» **Task instructions**: Starting with the line that mentions "Of the 4 numbers", repeat each line verbatim until the entries end, both ends included.

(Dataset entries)
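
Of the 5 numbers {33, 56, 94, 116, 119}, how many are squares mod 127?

(33/127) = -1 → non-residue.
(56/127) = -1 → non-residue.
(94/127) = +1 → QR.
(116/127) = -1 → non-residue.
(119/127) = -1 → non-residue.
Total quadratic residues among the 5: 1.

1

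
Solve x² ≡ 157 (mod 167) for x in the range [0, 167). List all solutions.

18, 149

Since 167 ≡ 3 (mod 4), a square root of 157 is 157^((167+1)/4) = 157^42 mod 167.
Repeated squaring: 157^2≡100, 157^4≡147, 157^8≡66, 157^16≡14, 157^32≡29 (mod 167).
157^42 = 157^(32+8+2) ≡ 18 (mod 167).
Check: 18² = 324 ≡ 157 (mod 167). The two roots are 18 and 149.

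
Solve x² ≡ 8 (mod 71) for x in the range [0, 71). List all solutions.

Since 71 ≡ 3 (mod 4), a square root of 8 is 8^((71+1)/4) = 8^18 mod 71.
Repeated squaring: 8^2≡64, 8^4≡49, 8^8≡58, 8^16≡27 (mod 71).
8^18 = 8^(16+2) ≡ 24 (mod 71).
Check: 24² = 576 ≡ 8 (mod 71). The two roots are 24 and 47.

24, 47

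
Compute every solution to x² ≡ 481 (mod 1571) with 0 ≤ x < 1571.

Since 1571 ≡ 3 (mod 4), a square root of 481 is 481^((1571+1)/4) = 481^393 mod 1571.
Repeated squaring: 481^2≡424, 481^4≡682, 481^8≡108, 481^16≡667, 481^32≡296, 481^64≡1211, 481^128≡778, 481^256≡449 (mod 1571).
481^393 = 481^(256+128+8+1) ≡ 673 (mod 1571).
Check: 673² = 452929 ≡ 481 (mod 1571). The two roots are 673 and 898.

673, 898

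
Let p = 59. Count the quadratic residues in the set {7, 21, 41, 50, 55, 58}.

3

(7/59) = +1 → QR.
(21/59) = +1 → QR.
(41/59) = +1 → QR.
(50/59) = -1 → non-residue.
(55/59) = -1 → non-residue.
(58/59) = -1 → non-residue.
Total quadratic residues among the 6: 3.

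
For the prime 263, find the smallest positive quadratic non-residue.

(2/263) = +1, so 2 is a residue.
(3/263) = +1, so 3 is a residue.
(4/263) = +1, so 4 is a residue.
(5/263) = −1, so 5 is the smallest positive non-residue mod 263.

5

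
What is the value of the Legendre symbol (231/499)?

Reciprocity: 231 ≡ 3 and 499 ≡ 3 (mod 4), so (231/499) = −(499/231).
Reduce top mod 231: now compute (37/231).
Reciprocity: 37 ≡ 1 and 231 ≡ 3 (mod 4), so (37/231) = +(231/37).
Reduce top mod 37: now compute (9/37).
Reciprocity: 9 ≡ 1 and 37 ≡ 1 (mod 4), so (9/37) = +(37/9).
Reduce top mod 9: now compute (1/9).
Reached (1/9) = 1. Collecting the sign flips along the way, the symbol is -1.

-1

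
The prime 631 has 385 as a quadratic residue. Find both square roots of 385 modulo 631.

Since 631 ≡ 3 (mod 4), a square root of 385 is 385^((631+1)/4) = 385^158 mod 631.
Repeated squaring: 385^2≡571, 385^4≡445, 385^8≡522, 385^16≡523, 385^32≡306, 385^64≡248, 385^128≡297 (mod 631).
385^158 = 385^(128+16+8+4+2) ≡ 189 (mod 631).
Check: 189² = 35721 ≡ 385 (mod 631). The two roots are 189 and 442.

189, 442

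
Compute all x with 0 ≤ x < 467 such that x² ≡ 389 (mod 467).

217, 250

Since 467 ≡ 3 (mod 4), a square root of 389 is 389^((467+1)/4) = 389^117 mod 467.
Repeated squaring: 389^2≡13, 389^4≡169, 389^8≡74, 389^16≡339, 389^32≡39, 389^64≡120 (mod 467).
389^117 = 389^(64+32+16+4+1) ≡ 250 (mod 467).
Check: 250² = 62500 ≡ 389 (mod 467). The two roots are 217 and 250.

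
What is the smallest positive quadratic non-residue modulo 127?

3

(2/127) = +1, so 2 is a residue.
(3/127) = −1, so 3 is the smallest positive non-residue mod 127.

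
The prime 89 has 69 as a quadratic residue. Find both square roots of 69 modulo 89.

43, 46

89 ≡ 1 (mod 4), so we find a root by search.
Trying successive values, 43² = 1849 ≡ 69 (mod 89). The other root is 89 − 43 = 46.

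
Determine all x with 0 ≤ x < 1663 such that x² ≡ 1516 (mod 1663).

530, 1133

Since 1663 ≡ 3 (mod 4), a square root of 1516 is 1516^((1663+1)/4) = 1516^416 mod 1663.
Repeated squaring: 1516^2≡1653, 1516^4≡100, 1516^8≡22, 1516^16≡484, 1516^32≡1436, 1516^64≡1639, 1516^128≡576, 1516^256≡839 (mod 1663).
1516^416 = 1516^(256+128+32) ≡ 530 (mod 1663).
Check: 530² = 280900 ≡ 1516 (mod 1663). The two roots are 530 and 1133.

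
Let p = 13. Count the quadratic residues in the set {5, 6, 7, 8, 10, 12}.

2

(5/13) = -1 → non-residue.
(6/13) = -1 → non-residue.
(7/13) = -1 → non-residue.
(8/13) = -1 → non-residue.
(10/13) = +1 → QR.
(12/13) = +1 → QR.
Total quadratic residues among the 6: 2.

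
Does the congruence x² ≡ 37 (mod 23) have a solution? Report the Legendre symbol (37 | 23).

-1

Euler's criterion: (37/23) ≡ 14^11 (mod 23).
14^2 ≡ 12 (mod 23)
14^4 ≡ 6 (mod 23)
14^8 ≡ 13 (mod 23)
14^11 = 14^(8+2+1) ≡ 22 (mod 23).
Result is 22 ≡ −1, so (37/23) = −1.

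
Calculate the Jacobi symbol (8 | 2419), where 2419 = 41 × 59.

-1

Pull out 2^3: since 2419 ≡ 3 (mod 8), (2/2419) = -1, so (2/2419)^3 = -1.
Reached (1/2419) = 1. Collecting the sign flips along the way, the symbol is -1.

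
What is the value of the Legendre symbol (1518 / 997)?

1

Euler's criterion: (1518/997) ≡ 521^498 (mod 997).
521^2 ≡ 257 (mod 997)
521^4 ≡ 247 (mod 997)
521^8 ≡ 192 (mod 997)
521^16 ≡ 972 (mod 997)
521^32 ≡ 625 (mod 997)
521^64 ≡ 798 (mod 997)
521^128 ≡ 718 (mod 997)
521^256 ≡ 75 (mod 997)
521^498 = 521^(256+128+64+32+16+2) ≡ 1 (mod 997).
Result is 1, so (1518/997) = 1.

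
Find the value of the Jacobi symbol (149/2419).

1

Reciprocity: 149 ≡ 1 and 2419 ≡ 3 (mod 4), so (149/2419) = +(2419/149).
Reduce top mod 149: now compute (35/149).
Reciprocity: 35 ≡ 3 and 149 ≡ 1 (mod 4), so (35/149) = +(149/35).
Reduce top mod 35: now compute (9/35).
Reciprocity: 9 ≡ 1 and 35 ≡ 3 (mod 4), so (9/35) = +(35/9).
Reduce top mod 9: now compute (8/9).
Pull out 2^3: since 9 ≡ 1 (mod 8), (2/9) = +1, so (2/9)^3 = +1.
Reached (1/9) = 1. Collecting the sign flips along the way, the symbol is +1.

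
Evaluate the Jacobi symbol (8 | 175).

1

Pull out 2^3: since 175 ≡ 7 (mod 8), (2/175) = +1, so (2/175)^3 = +1.
Reached (1/175) = 1. Collecting the sign flips along the way, the symbol is +1.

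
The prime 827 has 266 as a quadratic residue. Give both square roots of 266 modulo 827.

Since 827 ≡ 3 (mod 4), a square root of 266 is 266^((827+1)/4) = 266^207 mod 827.
Repeated squaring: 266^2≡461, 266^4≡809, 266^8≡324, 266^16≡774, 266^32≡328, 266^64≡74, 266^128≡514 (mod 827).
266^207 = 266^(128+64+8+4+2+1) ≡ 623 (mod 827).
Check: 623² = 388129 ≡ 266 (mod 827). The two roots are 204 and 623.

204, 623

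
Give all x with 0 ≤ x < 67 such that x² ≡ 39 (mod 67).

Since 67 ≡ 3 (mod 4), a square root of 39 is 39^((67+1)/4) = 39^17 mod 67.
Repeated squaring: 39^2≡47, 39^4≡65, 39^8≡4, 39^16≡16 (mod 67).
39^17 = 39^(16+1) ≡ 21 (mod 67).
Check: 21² = 441 ≡ 39 (mod 67). The two roots are 21 and 46.

21, 46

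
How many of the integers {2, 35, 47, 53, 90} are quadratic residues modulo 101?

(2/101) = -1 → non-residue.
(35/101) = -1 → non-residue.
(47/101) = +1 → QR.
(53/101) = -1 → non-residue.
(90/101) = -1 → non-residue.
Total quadratic residues among the 5: 1.

1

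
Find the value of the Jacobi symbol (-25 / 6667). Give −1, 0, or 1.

First reduce: -25 ≡ 6642 (mod 6667).
Pull out 2: since 6667 ≡ 3 (mod 8), (2/6667) = -1.
Reciprocity: 3321 ≡ 1 and 6667 ≡ 3 (mod 4), so (3321/6667) = +(6667/3321).
Reduce top mod 3321: now compute (25/3321).
Reciprocity: 25 ≡ 1 and 3321 ≡ 1 (mod 4), so (25/3321) = +(3321/25).
Reduce top mod 25: now compute (21/25).
Reciprocity: 21 ≡ 1 and 25 ≡ 1 (mod 4), so (21/25) = +(25/21).
Reduce top mod 21: now compute (4/21).
Pull out 2^2: since 21 ≡ 5 (mod 8), (2/21) = -1, so (2/21)^2 = +1.
Reached (1/21) = 1. Collecting the sign flips along the way, the symbol is -1.

-1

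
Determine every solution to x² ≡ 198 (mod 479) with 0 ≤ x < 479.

Since 479 ≡ 3 (mod 4), a square root of 198 is 198^((479+1)/4) = 198^120 mod 479.
Repeated squaring: 198^2≡405, 198^4≡207, 198^8≡218, 198^16≡103, 198^32≡71, 198^64≡251 (mod 479).
198^120 = 198^(64+32+16+8) ≡ 445 (mod 479).
Check: 445² = 198025 ≡ 198 (mod 479). The two roots are 34 and 445.

34, 445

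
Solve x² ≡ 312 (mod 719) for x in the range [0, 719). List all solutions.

Since 719 ≡ 3 (mod 4), a square root of 312 is 312^((719+1)/4) = 312^180 mod 719.
Repeated squaring: 312^2≡279, 312^4≡189, 312^8≡490, 312^16≡673, 312^32≡678, 312^64≡243, 312^128≡91 (mod 719).
312^180 = 312^(128+32+16+4) ≡ 348 (mod 719).
Check: 348² = 121104 ≡ 312 (mod 719). The two roots are 348 and 371.

348, 371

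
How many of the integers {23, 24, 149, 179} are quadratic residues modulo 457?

1

(23/457) = -1 → non-residue.
(24/457) = +1 → QR.
(149/457) = -1 → non-residue.
(179/457) = -1 → non-residue.
Total quadratic residues among the 4: 1.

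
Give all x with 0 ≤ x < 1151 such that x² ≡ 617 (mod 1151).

514, 637

Since 1151 ≡ 3 (mod 4), a square root of 617 is 617^((1151+1)/4) = 617^288 mod 1151.
Repeated squaring: 617^2≡859, 617^4≡90, 617^8≡43, 617^16≡698, 617^32≡331, 617^64≡216, 617^128≡616, 617^256≡777 (mod 1151).
617^288 = 617^(256+32) ≡ 514 (mod 1151).
Check: 514² = 264196 ≡ 617 (mod 1151). The two roots are 514 and 637.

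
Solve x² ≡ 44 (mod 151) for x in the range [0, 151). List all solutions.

73, 78

Since 151 ≡ 3 (mod 4), a square root of 44 is 44^((151+1)/4) = 44^38 mod 151.
Repeated squaring: 44^2≡124, 44^4≡125, 44^8≡72, 44^16≡50, 44^32≡84 (mod 151).
44^38 = 44^(32+4+2) ≡ 78 (mod 151).
Check: 78² = 6084 ≡ 44 (mod 151). The two roots are 73 and 78.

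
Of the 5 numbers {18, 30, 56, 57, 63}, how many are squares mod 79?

1

(18/79) = +1 → QR.
(30/79) = -1 → non-residue.
(56/79) = -1 → non-residue.
(57/79) = -1 → non-residue.
(63/79) = -1 → non-residue.
Total quadratic residues among the 5: 1.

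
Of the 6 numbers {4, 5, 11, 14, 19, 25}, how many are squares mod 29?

3

(4/29) = +1 → QR.
(5/29) = +1 → QR.
(11/29) = -1 → non-residue.
(14/29) = -1 → non-residue.
(19/29) = -1 → non-residue.
(25/29) = +1 → QR.
Total quadratic residues among the 6: 3.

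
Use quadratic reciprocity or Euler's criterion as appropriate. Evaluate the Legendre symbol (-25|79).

-1

Euler's criterion: (-25/79) ≡ 54^39 (mod 79).
54^2 ≡ 72 (mod 79)
54^4 ≡ 49 (mod 79)
54^8 ≡ 31 (mod 79)
54^16 ≡ 13 (mod 79)
54^32 ≡ 11 (mod 79)
54^39 = 54^(32+4+2+1) ≡ 78 (mod 79).
Result is 78 ≡ −1, so (-25/79) = −1.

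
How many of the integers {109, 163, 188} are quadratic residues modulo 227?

(109/227) = +1 → QR.
(163/227) = -1 → non-residue.
(188/227) = +1 → QR.
Total quadratic residues among the 3: 2.

2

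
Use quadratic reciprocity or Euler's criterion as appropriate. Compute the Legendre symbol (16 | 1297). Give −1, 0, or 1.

Pull out 2^4: since 1297 ≡ 1 (mod 8), (2/1297) = +1, so (2/1297)^4 = +1.
Reached (1/1297) = 1. Collecting the sign flips along the way, the symbol is +1.

1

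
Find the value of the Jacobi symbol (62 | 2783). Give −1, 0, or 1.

1

Pull out 2: since 2783 ≡ 7 (mod 8), (2/2783) = +1.
Reciprocity: 31 ≡ 3 and 2783 ≡ 3 (mod 4), so (31/2783) = −(2783/31).
Reduce top mod 31: now compute (24/31).
Pull out 2^3: since 31 ≡ 7 (mod 8), (2/31) = +1, so (2/31)^3 = +1.
Reciprocity: 3 ≡ 3 and 31 ≡ 3 (mod 4), so (3/31) = −(31/3).
Reduce top mod 3: now compute (1/3).
Reached (1/3) = 1. Collecting the sign flips along the way, the symbol is +1.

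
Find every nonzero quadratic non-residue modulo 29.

2,3,8,10,11,12,14,15,17,18,19,21,26,27

Square k = 1,…,14 (k and 29−k give the same square):
1²=1, 2²=4, 3²=9, 4²=16, 5²=25, 6²≡7, 7²≡20, 8²≡6, 9²≡23, 10²≡13, 11²≡5, 12²≡28, 13²≡24, 14²≡22 (mod 29).
The residues are {1, 4, 5, 6, 7, 9, 13, 16, 20, 22, 23, 24, 25, 28}; the non-residues are the remaining 14 nonzero classes.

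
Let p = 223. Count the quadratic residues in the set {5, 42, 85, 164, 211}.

2

(5/223) = -1 → non-residue.
(42/223) = -1 → non-residue.
(85/223) = -1 → non-residue.
(164/223) = +1 → QR.
(211/223) = +1 → QR.
Total quadratic residues among the 5: 2.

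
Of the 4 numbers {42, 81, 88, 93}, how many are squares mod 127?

(42/127) = +1 → QR.
(81/127) = +1 → QR.
(88/127) = +1 → QR.
(93/127) = -1 → non-residue.
Total quadratic residues among the 4: 3.

3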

» **Response to the exercise**:
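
Of the 4 numbers {42, 81, 88, 93}, how many are squares mod 127?

(42/127) = +1 → QR.
(81/127) = +1 → QR.
(88/127) = +1 → QR.
(93/127) = -1 → non-residue.
Total quadratic residues among the 4: 3.

3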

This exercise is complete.